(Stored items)
* * * * *

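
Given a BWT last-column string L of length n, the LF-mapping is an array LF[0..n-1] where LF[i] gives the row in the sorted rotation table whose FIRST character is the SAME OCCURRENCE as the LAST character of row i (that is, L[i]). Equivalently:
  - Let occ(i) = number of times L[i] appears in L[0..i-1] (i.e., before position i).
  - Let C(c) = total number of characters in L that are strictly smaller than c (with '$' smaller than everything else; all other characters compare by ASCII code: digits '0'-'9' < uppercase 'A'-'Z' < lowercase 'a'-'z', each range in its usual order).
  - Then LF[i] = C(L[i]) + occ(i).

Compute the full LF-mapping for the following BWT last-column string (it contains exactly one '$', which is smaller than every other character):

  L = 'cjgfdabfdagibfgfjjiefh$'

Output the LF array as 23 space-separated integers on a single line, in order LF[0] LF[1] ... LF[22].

Char counts: '$':1, 'a':2, 'b':2, 'c':1, 'd':2, 'e':1, 'f':5, 'g':3, 'h':1, 'i':2, 'j':3
C (first-col start): C('$')=0, C('a')=1, C('b')=3, C('c')=5, C('d')=6, C('e')=8, C('f')=9, C('g')=14, C('h')=17, C('i')=18, C('j')=20
L[0]='c': occ=0, LF[0]=C('c')+0=5+0=5
L[1]='j': occ=0, LF[1]=C('j')+0=20+0=20
L[2]='g': occ=0, LF[2]=C('g')+0=14+0=14
L[3]='f': occ=0, LF[3]=C('f')+0=9+0=9
L[4]='d': occ=0, LF[4]=C('d')+0=6+0=6
L[5]='a': occ=0, LF[5]=C('a')+0=1+0=1
L[6]='b': occ=0, LF[6]=C('b')+0=3+0=3
L[7]='f': occ=1, LF[7]=C('f')+1=9+1=10
L[8]='d': occ=1, LF[8]=C('d')+1=6+1=7
L[9]='a': occ=1, LF[9]=C('a')+1=1+1=2
L[10]='g': occ=1, LF[10]=C('g')+1=14+1=15
L[11]='i': occ=0, LF[11]=C('i')+0=18+0=18
L[12]='b': occ=1, LF[12]=C('b')+1=3+1=4
L[13]='f': occ=2, LF[13]=C('f')+2=9+2=11
L[14]='g': occ=2, LF[14]=C('g')+2=14+2=16
L[15]='f': occ=3, LF[15]=C('f')+3=9+3=12
L[16]='j': occ=1, LF[16]=C('j')+1=20+1=21
L[17]='j': occ=2, LF[17]=C('j')+2=20+2=22
L[18]='i': occ=1, LF[18]=C('i')+1=18+1=19
L[19]='e': occ=0, LF[19]=C('e')+0=8+0=8
L[20]='f': occ=4, LF[20]=C('f')+4=9+4=13
L[21]='h': occ=0, LF[21]=C('h')+0=17+0=17
L[22]='$': occ=0, LF[22]=C('$')+0=0+0=0

Answer: 5 20 14 9 6 1 3 10 7 2 15 18 4 11 16 12 21 22 19 8 13 17 0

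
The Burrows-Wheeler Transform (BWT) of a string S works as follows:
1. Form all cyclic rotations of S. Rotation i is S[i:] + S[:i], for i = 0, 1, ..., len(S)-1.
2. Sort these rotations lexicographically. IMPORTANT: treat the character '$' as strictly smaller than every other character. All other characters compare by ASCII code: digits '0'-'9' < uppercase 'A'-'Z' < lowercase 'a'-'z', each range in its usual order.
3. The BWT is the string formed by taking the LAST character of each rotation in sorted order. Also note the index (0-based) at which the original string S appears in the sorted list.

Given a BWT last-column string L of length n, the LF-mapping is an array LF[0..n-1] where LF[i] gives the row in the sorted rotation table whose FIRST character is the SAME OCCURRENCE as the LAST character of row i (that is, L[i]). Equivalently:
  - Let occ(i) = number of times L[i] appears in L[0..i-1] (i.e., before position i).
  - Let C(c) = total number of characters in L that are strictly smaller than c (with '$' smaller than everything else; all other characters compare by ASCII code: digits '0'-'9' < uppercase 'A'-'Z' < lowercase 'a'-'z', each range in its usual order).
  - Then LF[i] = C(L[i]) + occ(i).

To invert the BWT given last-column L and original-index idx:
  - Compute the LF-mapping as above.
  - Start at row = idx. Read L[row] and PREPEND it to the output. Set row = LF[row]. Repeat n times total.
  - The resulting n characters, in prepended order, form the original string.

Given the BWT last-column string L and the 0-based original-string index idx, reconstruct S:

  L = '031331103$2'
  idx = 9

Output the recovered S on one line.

Answer: 3112331030$

Derivation:
LF mapping: 1 7 3 8 9 4 5 2 10 0 6
Walk LF starting at row 9, prepending L[row]:
  step 1: row=9, L[9]='$', prepend. Next row=LF[9]=0
  step 2: row=0, L[0]='0', prepend. Next row=LF[0]=1
  step 3: row=1, L[1]='3', prepend. Next row=LF[1]=7
  step 4: row=7, L[7]='0', prepend. Next row=LF[7]=2
  step 5: row=2, L[2]='1', prepend. Next row=LF[2]=3
  step 6: row=3, L[3]='3', prepend. Next row=LF[3]=8
  step 7: row=8, L[8]='3', prepend. Next row=LF[8]=10
  step 8: row=10, L[10]='2', prepend. Next row=LF[10]=6
  step 9: row=6, L[6]='1', prepend. Next row=LF[6]=5
  step 10: row=5, L[5]='1', prepend. Next row=LF[5]=4
  step 11: row=4, L[4]='3', prepend. Next row=LF[4]=9
Reversed output: 3112331030$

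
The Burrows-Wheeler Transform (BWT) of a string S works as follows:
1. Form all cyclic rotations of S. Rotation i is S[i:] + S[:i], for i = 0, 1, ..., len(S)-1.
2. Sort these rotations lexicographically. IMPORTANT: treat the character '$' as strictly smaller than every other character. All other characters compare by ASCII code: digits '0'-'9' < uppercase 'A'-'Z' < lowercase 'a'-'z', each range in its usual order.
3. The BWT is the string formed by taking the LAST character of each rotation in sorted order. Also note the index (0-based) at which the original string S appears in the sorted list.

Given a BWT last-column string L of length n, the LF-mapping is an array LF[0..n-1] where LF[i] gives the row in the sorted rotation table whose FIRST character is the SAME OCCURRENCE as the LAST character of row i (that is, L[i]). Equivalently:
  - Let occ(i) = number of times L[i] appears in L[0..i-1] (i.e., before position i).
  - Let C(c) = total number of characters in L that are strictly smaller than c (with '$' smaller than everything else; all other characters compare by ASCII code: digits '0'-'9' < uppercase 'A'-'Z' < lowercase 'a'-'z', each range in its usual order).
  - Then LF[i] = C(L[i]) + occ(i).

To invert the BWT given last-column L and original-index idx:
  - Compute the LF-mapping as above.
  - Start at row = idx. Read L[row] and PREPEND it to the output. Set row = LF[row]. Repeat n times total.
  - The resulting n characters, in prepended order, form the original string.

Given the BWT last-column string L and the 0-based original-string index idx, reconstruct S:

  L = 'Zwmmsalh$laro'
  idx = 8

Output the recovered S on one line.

LF mapping: 1 12 7 8 11 2 5 4 0 6 3 10 9
Walk LF starting at row 8, prepending L[row]:
  step 1: row=8, L[8]='$', prepend. Next row=LF[8]=0
  step 2: row=0, L[0]='Z', prepend. Next row=LF[0]=1
  step 3: row=1, L[1]='w', prepend. Next row=LF[1]=12
  step 4: row=12, L[12]='o', prepend. Next row=LF[12]=9
  step 5: row=9, L[9]='l', prepend. Next row=LF[9]=6
  step 6: row=6, L[6]='l', prepend. Next row=LF[6]=5
  step 7: row=5, L[5]='a', prepend. Next row=LF[5]=2
  step 8: row=2, L[2]='m', prepend. Next row=LF[2]=7
  step 9: row=7, L[7]='h', prepend. Next row=LF[7]=4
  step 10: row=4, L[4]='s', prepend. Next row=LF[4]=11
  step 11: row=11, L[11]='r', prepend. Next row=LF[11]=10
  step 12: row=10, L[10]='a', prepend. Next row=LF[10]=3
  step 13: row=3, L[3]='m', prepend. Next row=LF[3]=8
Reversed output: marshmallowZ$

Answer: marshmallowZ$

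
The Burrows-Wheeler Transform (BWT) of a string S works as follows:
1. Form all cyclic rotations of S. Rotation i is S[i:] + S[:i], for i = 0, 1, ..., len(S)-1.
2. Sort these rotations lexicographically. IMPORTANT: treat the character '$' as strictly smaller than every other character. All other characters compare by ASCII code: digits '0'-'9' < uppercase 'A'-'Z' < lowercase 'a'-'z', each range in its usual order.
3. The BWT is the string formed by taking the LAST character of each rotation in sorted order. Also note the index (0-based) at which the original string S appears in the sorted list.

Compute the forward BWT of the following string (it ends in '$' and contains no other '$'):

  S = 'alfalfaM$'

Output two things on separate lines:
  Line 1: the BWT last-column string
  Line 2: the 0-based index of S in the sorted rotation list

All 9 rotations (rotation i = S[i:]+S[:i]):
  rot[0] = alfalfaM$
  rot[1] = lfalfaM$a
  rot[2] = falfaM$al
  rot[3] = alfaM$alf
  rot[4] = lfaM$alfa
  rot[5] = faM$alfal
  rot[6] = aM$alfalf
  rot[7] = M$alfalfa
  rot[8] = $alfalfaM
Sorted (with $ < everything):
  sorted[0] = $alfalfaM  (last char: 'M')
  sorted[1] = M$alfalfa  (last char: 'a')
  sorted[2] = aM$alfalf  (last char: 'f')
  sorted[3] = alfaM$alf  (last char: 'f')
  sorted[4] = alfalfaM$  (last char: '$')
  sorted[5] = faM$alfal  (last char: 'l')
  sorted[6] = falfaM$al  (last char: 'l')
  sorted[7] = lfaM$alfa  (last char: 'a')
  sorted[8] = lfalfaM$a  (last char: 'a')
Last column: Maff$llaa
Original string S is at sorted index 4

Answer: Maff$llaa
4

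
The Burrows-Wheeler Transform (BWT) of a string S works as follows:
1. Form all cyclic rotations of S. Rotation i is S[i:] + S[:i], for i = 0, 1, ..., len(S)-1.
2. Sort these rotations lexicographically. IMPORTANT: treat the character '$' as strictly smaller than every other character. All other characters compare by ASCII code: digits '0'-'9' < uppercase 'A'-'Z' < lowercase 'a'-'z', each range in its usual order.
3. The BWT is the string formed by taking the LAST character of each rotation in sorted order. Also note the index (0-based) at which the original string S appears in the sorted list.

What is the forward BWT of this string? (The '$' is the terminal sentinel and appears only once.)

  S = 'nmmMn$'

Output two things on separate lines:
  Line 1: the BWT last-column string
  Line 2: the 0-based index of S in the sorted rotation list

Answer: nmmnM$
5

Derivation:
All 6 rotations (rotation i = S[i:]+S[:i]):
  rot[0] = nmmMn$
  rot[1] = mmMn$n
  rot[2] = mMn$nm
  rot[3] = Mn$nmm
  rot[4] = n$nmmM
  rot[5] = $nmmMn
Sorted (with $ < everything):
  sorted[0] = $nmmMn  (last char: 'n')
  sorted[1] = Mn$nmm  (last char: 'm')
  sorted[2] = mMn$nm  (last char: 'm')
  sorted[3] = mmMn$n  (last char: 'n')
  sorted[4] = n$nmmM  (last char: 'M')
  sorted[5] = nmmMn$  (last char: '$')
Last column: nmmnM$
Original string S is at sorted index 5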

* * * * *

Could you return all lines from the records that include the word "forward"?

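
Compute the forward BWT of the following string (it ends in '$' and contains no other '$'):
What is the forward BWT of this string? (The '$' is the terminal sentinel and appears only once.)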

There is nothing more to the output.